Your assignment:
Using the listing below, determine the count of lines with the word "chessboard" and reply only with it.

Input records:
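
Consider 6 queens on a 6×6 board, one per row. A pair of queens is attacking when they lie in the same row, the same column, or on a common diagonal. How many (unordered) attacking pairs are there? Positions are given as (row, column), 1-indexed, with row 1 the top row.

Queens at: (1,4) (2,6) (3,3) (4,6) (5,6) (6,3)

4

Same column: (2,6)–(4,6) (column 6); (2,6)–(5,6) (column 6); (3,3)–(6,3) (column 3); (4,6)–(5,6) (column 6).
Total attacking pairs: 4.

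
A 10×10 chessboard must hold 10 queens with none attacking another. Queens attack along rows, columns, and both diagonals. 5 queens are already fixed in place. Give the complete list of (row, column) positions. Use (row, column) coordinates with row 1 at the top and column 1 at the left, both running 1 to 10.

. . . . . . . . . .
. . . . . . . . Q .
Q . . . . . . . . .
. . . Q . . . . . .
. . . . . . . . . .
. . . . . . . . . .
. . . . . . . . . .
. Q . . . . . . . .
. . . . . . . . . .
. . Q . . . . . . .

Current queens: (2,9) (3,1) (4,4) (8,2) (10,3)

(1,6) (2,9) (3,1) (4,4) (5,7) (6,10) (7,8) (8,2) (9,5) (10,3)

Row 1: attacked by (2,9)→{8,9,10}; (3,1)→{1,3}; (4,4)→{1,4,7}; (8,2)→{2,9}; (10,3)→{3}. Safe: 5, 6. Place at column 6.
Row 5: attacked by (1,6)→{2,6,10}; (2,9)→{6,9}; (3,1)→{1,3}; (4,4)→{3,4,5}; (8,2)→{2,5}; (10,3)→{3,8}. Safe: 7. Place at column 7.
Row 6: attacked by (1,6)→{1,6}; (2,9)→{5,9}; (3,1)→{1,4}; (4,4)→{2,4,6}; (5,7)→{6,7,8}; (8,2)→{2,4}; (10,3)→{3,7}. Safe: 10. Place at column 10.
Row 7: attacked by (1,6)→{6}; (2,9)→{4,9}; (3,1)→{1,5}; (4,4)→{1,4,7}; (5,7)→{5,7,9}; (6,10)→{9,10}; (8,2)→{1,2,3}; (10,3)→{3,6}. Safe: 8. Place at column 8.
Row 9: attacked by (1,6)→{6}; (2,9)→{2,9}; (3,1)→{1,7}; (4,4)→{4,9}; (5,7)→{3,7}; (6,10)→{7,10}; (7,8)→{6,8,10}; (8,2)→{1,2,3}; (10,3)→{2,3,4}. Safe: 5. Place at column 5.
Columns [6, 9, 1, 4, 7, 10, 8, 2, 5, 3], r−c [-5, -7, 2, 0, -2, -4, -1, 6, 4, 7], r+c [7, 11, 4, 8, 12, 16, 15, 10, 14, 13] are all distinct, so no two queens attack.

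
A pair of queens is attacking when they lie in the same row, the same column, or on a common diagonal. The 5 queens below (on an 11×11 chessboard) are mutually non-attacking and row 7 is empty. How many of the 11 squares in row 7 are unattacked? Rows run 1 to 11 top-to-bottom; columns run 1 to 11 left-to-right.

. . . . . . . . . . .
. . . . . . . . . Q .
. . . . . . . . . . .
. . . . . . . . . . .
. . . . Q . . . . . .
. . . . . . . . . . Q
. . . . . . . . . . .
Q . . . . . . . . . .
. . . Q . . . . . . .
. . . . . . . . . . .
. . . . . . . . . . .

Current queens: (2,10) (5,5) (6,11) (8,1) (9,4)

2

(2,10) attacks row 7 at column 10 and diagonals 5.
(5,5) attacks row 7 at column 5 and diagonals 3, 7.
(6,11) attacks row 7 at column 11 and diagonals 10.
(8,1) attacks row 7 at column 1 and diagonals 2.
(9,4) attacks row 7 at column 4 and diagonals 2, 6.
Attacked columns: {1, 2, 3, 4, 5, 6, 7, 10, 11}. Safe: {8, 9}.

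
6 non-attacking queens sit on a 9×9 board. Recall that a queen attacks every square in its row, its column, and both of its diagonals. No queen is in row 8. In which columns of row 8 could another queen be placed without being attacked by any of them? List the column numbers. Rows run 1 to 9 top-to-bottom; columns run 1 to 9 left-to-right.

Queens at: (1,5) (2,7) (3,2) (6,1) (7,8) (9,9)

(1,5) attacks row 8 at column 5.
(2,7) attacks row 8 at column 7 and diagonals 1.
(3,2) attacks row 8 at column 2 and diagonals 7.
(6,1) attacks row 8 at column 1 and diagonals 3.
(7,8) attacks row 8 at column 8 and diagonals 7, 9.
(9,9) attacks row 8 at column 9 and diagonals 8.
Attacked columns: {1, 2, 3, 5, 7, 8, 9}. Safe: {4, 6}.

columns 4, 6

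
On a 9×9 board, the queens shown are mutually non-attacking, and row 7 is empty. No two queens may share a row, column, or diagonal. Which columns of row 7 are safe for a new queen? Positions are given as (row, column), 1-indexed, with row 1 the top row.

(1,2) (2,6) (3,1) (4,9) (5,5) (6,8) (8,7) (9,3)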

Response to this task:
2